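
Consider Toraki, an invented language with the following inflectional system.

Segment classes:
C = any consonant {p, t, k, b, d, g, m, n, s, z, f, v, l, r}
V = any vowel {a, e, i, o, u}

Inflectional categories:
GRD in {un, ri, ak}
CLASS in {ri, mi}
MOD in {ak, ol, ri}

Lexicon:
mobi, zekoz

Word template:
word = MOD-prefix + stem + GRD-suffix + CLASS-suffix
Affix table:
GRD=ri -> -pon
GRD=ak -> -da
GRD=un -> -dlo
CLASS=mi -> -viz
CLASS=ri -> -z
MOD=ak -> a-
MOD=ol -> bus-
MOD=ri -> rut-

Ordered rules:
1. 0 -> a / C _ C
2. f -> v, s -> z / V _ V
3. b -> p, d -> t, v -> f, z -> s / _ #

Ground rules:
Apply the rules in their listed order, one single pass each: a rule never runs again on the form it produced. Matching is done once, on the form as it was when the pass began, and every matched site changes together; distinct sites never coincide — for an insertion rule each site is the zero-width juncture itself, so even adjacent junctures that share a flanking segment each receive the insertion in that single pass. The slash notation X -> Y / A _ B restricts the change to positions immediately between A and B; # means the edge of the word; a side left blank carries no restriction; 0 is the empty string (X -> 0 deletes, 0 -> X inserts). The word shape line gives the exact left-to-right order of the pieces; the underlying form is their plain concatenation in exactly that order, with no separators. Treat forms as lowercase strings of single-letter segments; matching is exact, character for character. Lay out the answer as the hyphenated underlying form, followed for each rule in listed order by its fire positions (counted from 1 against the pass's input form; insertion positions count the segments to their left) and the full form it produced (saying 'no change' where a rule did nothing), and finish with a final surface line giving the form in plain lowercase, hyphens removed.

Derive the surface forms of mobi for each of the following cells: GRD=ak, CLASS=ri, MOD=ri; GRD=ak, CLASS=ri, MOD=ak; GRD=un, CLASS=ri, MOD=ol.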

------------------------------------

**Task directions**
Print, please, the lines above from the very first through the one that holds "Apply the rules", both included, word for word and with nothing else.

**Solution below**
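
Consider Toraki, an invented language with the following inflectional system.

Segment classes:
C = any consonant {p, t, k, b, d, g, m, n, s, z, f, v, l, r}
V = any vowel {a, e, i, o, u}

Inflectional categories:
GRD in {un, ri, ak}
CLASS in {ri, mi}
MOD in {ak, ol, ri}

Lexicon:
mobi, zekoz

Word template:
word = MOD-prefix + stem + GRD-suffix + CLASS-suffix
Affix table:
GRD=ri -> -pon
GRD=ak -> -da
GRD=un -> -dlo
CLASS=mi -> -viz
CLASS=ri -> -z
MOD=ak -> a-
MOD=ol -> bus-
MOD=ri -> rut-

Ordered rules:
1. 0 -> a / C _ C
2. f -> v, s -> z / V _ V
3. b -> p, d -> t, v -> f, z -> s / _ #

Ground rules:
Apply the rules in their listed order, one single pass each: a rule never runs again on the form it produced. Matching is done once, on the form as it was when the pass began, and every matched site changes together; distinct sites never coincide — for an insertion rule each site is the zero-width juncture itself, so even adjacent junctures that share a flanking segment each receive the insertion in that single pass. The slash notation X -> Y / A _ B restricts the change to positions immediately between A and B; # means the edge of the word; a side left blank carries no restriction; 0 is the empty string (X -> 0 deletes, 0 -> X inserts). The word shape line gives the exact left-to-right order of the pieces; the underlying form is their plain concatenation in exactly that order, with no separators. Treat forms as lowercase strings of single-letter segments; matching is exact, character for character. Lay out the answer as the hyphenated underlying form, followed for each rule in listed order by its fire positions (counted from 1 against the pass's input form; insertion positions count the segments to their left) and the full form it produced (saying 'no change' where a rule did nothing), and finish with a final surface line giving the form in plain lowercase, hyphens removed.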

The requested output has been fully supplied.